### ACTIVITY
Transcribe everything in the records, dropping and changing nothing.

===== AVAILABLE DATA =====

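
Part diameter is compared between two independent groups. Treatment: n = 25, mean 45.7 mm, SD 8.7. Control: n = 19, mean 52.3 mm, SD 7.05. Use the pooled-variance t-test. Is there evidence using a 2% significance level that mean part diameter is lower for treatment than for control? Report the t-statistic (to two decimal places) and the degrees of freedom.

Let group 1 = treatment, group 2 = control. H0: μ_1 = μ_2; H1: μ_1 < μ_2 (two-sample pooled-variance t-test, left-tailed).
s_p² = [(25−1)·8.7² + (19−1)·7.05²]/(25+19−2) = 64.5525
t = (45.7 − 52.3)/√[64.5525·(1/25 + 1/19)] = -2.70
df = n₁ + n₂ − 2 = 42
p-value = P(T ≤ -2.70) ≈ 0.005
Since p ≈ 0.005 < α = 0.02, reject H0; the data support H1.

t = -2.70, df = 42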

=====

### ANSWER SPACE
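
Part diameter is compared between two independent groups. Treatment: n = 25, mean 45.7 mm, SD 8.7. Control: n = 19, mean 52.3 mm, SD 7.05. Use the pooled-variance t-test. Is there evidence using a 2% significance level that mean part diameter is lower for treatment than for control? Report the t-statistic (to two decimal places) and the degrees of freedom.

Let group 1 = treatment, group 2 = control. H0: μ_1 = μ_2; H1: μ_1 < μ_2 (two-sample pooled-variance t-test, left-tailed).
s_p² = [(25−1)·8.7² + (19−1)·7.05²]/(25+19−2) = 64.5525
t = (45.7 − 52.3)/√[64.5525·(1/25 + 1/19)] = -2.70
df = n₁ + n₂ − 2 = 42
p-value = P(T ≤ -2.70) ≈ 0.005
Since p ≈ 0.005 < α = 0.02, reject H0; the data support H1.

t = -2.70, df = 42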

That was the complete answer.